§ **RECORDS TO PROCESS**:
---

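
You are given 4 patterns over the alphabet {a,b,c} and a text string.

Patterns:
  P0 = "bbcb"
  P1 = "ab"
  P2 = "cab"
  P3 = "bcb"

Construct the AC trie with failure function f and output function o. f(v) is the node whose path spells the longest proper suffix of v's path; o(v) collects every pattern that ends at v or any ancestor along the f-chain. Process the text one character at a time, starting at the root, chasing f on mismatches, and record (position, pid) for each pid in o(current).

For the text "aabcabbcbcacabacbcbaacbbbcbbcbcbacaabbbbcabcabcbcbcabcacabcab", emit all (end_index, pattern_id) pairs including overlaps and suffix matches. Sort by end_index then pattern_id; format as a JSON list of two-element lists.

Build automaton:
Trie nodes:
  0='ε' goto a→5 b→1 c→7
  1='b' goto b→2 c→10
  2='bb' goto c→3
  3='bbc' goto b→4
  4='bbcb' goto ·  [P0 ends]
  5='a' goto b→6
  6='ab' goto ·  [P1 ends]
  7='c' goto a→8
  8='ca' goto b→9
  9='cab' goto ·  [P2 ends]
  10='bc' goto b→11
  11='bcb' goto ·  [P3 ends]

Failure links (BFS by depth):
  n1('b'): parent n0 fail=0; on 'b' 0 → fail=0;  out ∅∪∅=∅
  n5('a'): parent n0 fail=0; on 'a' 0 → fail=0;  out ∅∪∅=∅
  n7('c'): parent n0 fail=0; on 'c' 0 → fail=0;  out ∅∪∅=∅
  n2('bb'): parent n1 fail=0; on 'b' 0 → fail=1;  out ∅∪∅=∅
  n6('ab'): parent n5 fail=0; on 'b' 0 → fail=1;  out {1}∪∅={1}
  n8('ca'): parent n7 fail=0; on 'a' 0 → fail=5;  out ∅∪∅=∅
  n10('bc'): parent n1 fail=0; on 'c' 0 → fail=7;  out ∅∪∅=∅
  n3('bbc'): parent n2 fail=1; on 'c' 1 → fail=10;  out ∅∪∅=∅
  n9('cab'): parent n8 fail=5; on 'b' 5 → fail=6;  out {2}∪{1}={1,2}
  n11('bcb'): parent n10 fail=7; on 'b' 7→0 → fail=1;  out {3}∪∅={3}
  n4('bbcb'): parent n3 fail=10; on 'b' 10 → fail=11;  out {0}∪{3}={0,3}

Text stream:
pos 0 'a': at 5
pos 1 'a': at 5 ·f
pos 2 'b': at 6  → match P1@[1:2]
pos 3 'c': at 10 ·f
pos 4 'a': at 8 ·f
pos 5 'b': at 9  → match P1@[4:5],P2@[3:5]
pos 6 'b': at 2 ·f
pos 7 'c': at 3
pos 8 'b': at 4  → match P0@[5:8],P3@[6:8]
pos 9 'c': at 10 ·f
pos 10 'a': at 8 ·f
pos 11 'c': at 7 ·f
pos 12 'a': at 8
pos 13 'b': at 9  → match P1@[12:13],P2@[11:13]
pos 14 'a': at 5 ·f
pos 15 'c': at 7 ·f
pos 16 'b': at 1 ·f
pos 17 'c': at 10
pos 18 'b': at 11  → match P3@[16:18]
pos 19 'a': at 5 ·f
pos 20 'a': at 5 ·f
pos 21 'c': at 7 ·f
pos 22 'b': at 1 ·f
pos 23 'b': at 2
pos 24 'b': at 2 ·f
pos 25 'c': at 3
pos 26 'b': at 4  → match P0@[23:26],P3@[24:26]
pos 27 'b': at 2 ·f
pos 28 'c': at 3
pos 29 'b': at 4  → match P0@[26:29],P3@[27:29]
pos 30 'c': at 10 ·f
pos 31 'b': at 11  → match P3@[29:31]
pos 32 'a': at 5 ·f
pos 33 'c': at 7 ·f
pos 34 'a': at 8
pos 35 'a': at 5 ·f
pos 36 'b': at 6  → match P1@[35:36]
pos 37 'b': at 2 ·f
pos 38 'b': at 2 ·f
pos 39 'b': at 2 ·f
pos 40 'c': at 3
pos 41 'a': at 8 ·f
pos 42 'b': at 9  → match P1@[41:42],P2@[40:42]
pos 43 'c': at 10 ·f
pos 44 'a': at 8 ·f
pos 45 'b': at 9  → match P1@[44:45],P2@[43:45]
pos 46 'c': at 10 ·f
pos 47 'b': at 11  → match P3@[45:47]
pos 48 'c': at 10 ·f
pos 49 'b': at 11  → match P3@[47:49]
pos 50 'c': at 10 ·f
pos 51 'a': at 8 ·f
pos 52 'b': at 9  → match P1@[51:52],P2@[50:52]
pos 53 'c': at 10 ·f
pos 54 'a': at 8 ·f
pos 55 'c': at 7 ·f
pos 56 'a': at 8
pos 57 'b': at 9  → match P1@[56:57],P2@[55:57]
pos 58 'c': at 10 ·f
pos 59 'a': at 8 ·f
pos 60 'b': at 9  → match P1@[59:60],P2@[58:60]

Matches: [[2,1],[5,1],[5,2],[8,0],[8,3],[13,1],[13,2],[18,3],[26,0],[26,3],[29,0],[29,3],[31,3],[36,1],[42,1],[42,2],[45,1],[45,2],[47,3],[49,3],[52,1],[52,2],[57,1],[57,2],[60,1],[60,2]]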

---

§ **PROBLEM TO WORK ON**: Would it be possible to set down the full listing again, character for character?

§ **EXPECTED OUTPUT**:
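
You are given 4 patterns over the alphabet {a,b,c} and a text string.

Patterns:
  P0 = "bbcb"
  P1 = "ab"
  P2 = "cab"
  P3 = "bcb"

Construct the AC trie with failure function f and output function o. f(v) is the node whose path spells the longest proper suffix of v's path; o(v) collects every pattern that ends at v or any ancestor along the f-chain. Process the text one character at a time, starting at the root, chasing f on mismatches, and record (position, pid) for each pid in o(current).

For the text "aabcabbcbcacabacbcbaacbbbcbbcbcbacaabbbbcabcabcbcbcabcacabcab", emit all (end_index, pattern_id) pairs including overlaps and suffix matches. Sort by end_index then pattern_id; format as a JSON list of two-element lists.

Build automaton:
Trie nodes:
  0='ε' goto a→5 b→1 c→7
  1='b' goto b→2 c→10
  2='bb' goto c→3
  3='bbc' goto b→4
  4='bbcb' goto ·  [P0 ends]
  5='a' goto b→6
  6='ab' goto ·  [P1 ends]
  7='c' goto a→8
  8='ca' goto b→9
  9='cab' goto ·  [P2 ends]
  10='bc' goto b→11
  11='bcb' goto ·  [P3 ends]

Failure links (BFS by depth):
  n1('b'): parent n0 fail=0; on 'b' 0 → fail=0;  out ∅∪∅=∅
  n5('a'): parent n0 fail=0; on 'a' 0 → fail=0;  out ∅∪∅=∅
  n7('c'): parent n0 fail=0; on 'c' 0 → fail=0;  out ∅∪∅=∅
  n2('bb'): parent n1 fail=0; on 'b' 0 → fail=1;  out ∅∪∅=∅
  n6('ab'): parent n5 fail=0; on 'b' 0 → fail=1;  out {1}∪∅={1}
  n8('ca'): parent n7 fail=0; on 'a' 0 → fail=5;  out ∅∪∅=∅
  n10('bc'): parent n1 fail=0; on 'c' 0 → fail=7;  out ∅∪∅=∅
  n3('bbc'): parent n2 fail=1; on 'c' 1 → fail=10;  out ∅∪∅=∅
  n9('cab'): parent n8 fail=5; on 'b' 5 → fail=6;  out {2}∪{1}={1,2}
  n11('bcb'): parent n10 fail=7; on 'b' 7→0 → fail=1;  out {3}∪∅={3}
  n4('bbcb'): parent n3 fail=10; on 'b' 10 → fail=11;  out {0}∪{3}={0,3}

Text stream:
pos 0 'a': at 5
pos 1 'a': at 5 ·f
pos 2 'b': at 6  → match P1@[1:2]
pos 3 'c': at 10 ·f
pos 4 'a': at 8 ·f
pos 5 'b': at 9  → match P1@[4:5],P2@[3:5]
pos 6 'b': at 2 ·f
pos 7 'c': at 3
pos 8 'b': at 4  → match P0@[5:8],P3@[6:8]
pos 9 'c': at 10 ·f
pos 10 'a': at 8 ·f
pos 11 'c': at 7 ·f
pos 12 'a': at 8
pos 13 'b': at 9  → match P1@[12:13],P2@[11:13]
pos 14 'a': at 5 ·f
pos 15 'c': at 7 ·f
pos 16 'b': at 1 ·f
pos 17 'c': at 10
pos 18 'b': at 11  → match P3@[16:18]
pos 19 'a': at 5 ·f
pos 20 'a': at 5 ·f
pos 21 'c': at 7 ·f
pos 22 'b': at 1 ·f
pos 23 'b': at 2
pos 24 'b': at 2 ·f
pos 25 'c': at 3
pos 26 'b': at 4  → match P0@[23:26],P3@[24:26]
pos 27 'b': at 2 ·f
pos 28 'c': at 3
pos 29 'b': at 4  → match P0@[26:29],P3@[27:29]
pos 30 'c': at 10 ·f
pos 31 'b': at 11  → match P3@[29:31]
pos 32 'a': at 5 ·f
pos 33 'c': at 7 ·f
pos 34 'a': at 8
pos 35 'a': at 5 ·f
pos 36 'b': at 6  → match P1@[35:36]
pos 37 'b': at 2 ·f
pos 38 'b': at 2 ·f
pos 39 'b': at 2 ·f
pos 40 'c': at 3
pos 41 'a': at 8 ·f
pos 42 'b': at 9  → match P1@[41:42],P2@[40:42]
pos 43 'c': at 10 ·f
pos 44 'a': at 8 ·f
pos 45 'b': at 9  → match P1@[44:45],P2@[43:45]
pos 46 'c': at 10 ·f
pos 47 'b': at 11  → match P3@[45:47]
pos 48 'c': at 10 ·f
pos 49 'b': at 11  → match P3@[47:49]
pos 50 'c': at 10 ·f
pos 51 'a': at 8 ·f
pos 52 'b': at 9  → match P1@[51:52],P2@[50:52]
pos 53 'c': at 10 ·f
pos 54 'a': at 8 ·f
pos 55 'c': at 7 ·f
pos 56 'a': at 8
pos 57 'b': at 9  → match P1@[56:57],P2@[55:57]
pos 58 'c': at 10 ·f
pos 59 'a': at 8 ·f
pos 60 'b': at 9  → match P1@[59:60],P2@[58:60]

Matches: [[2,1],[5,1],[5,2],[8,0],[8,3],[13,1],[13,2],[18,3],[26,0],[26,3],[29,0],[29,3],[31,3],[36,1],[42,1],[42,2],[45,1],[45,2],[47,3],[49,3],[52,1],[52,2],[57,1],[57,2],[60,1],[60,2]]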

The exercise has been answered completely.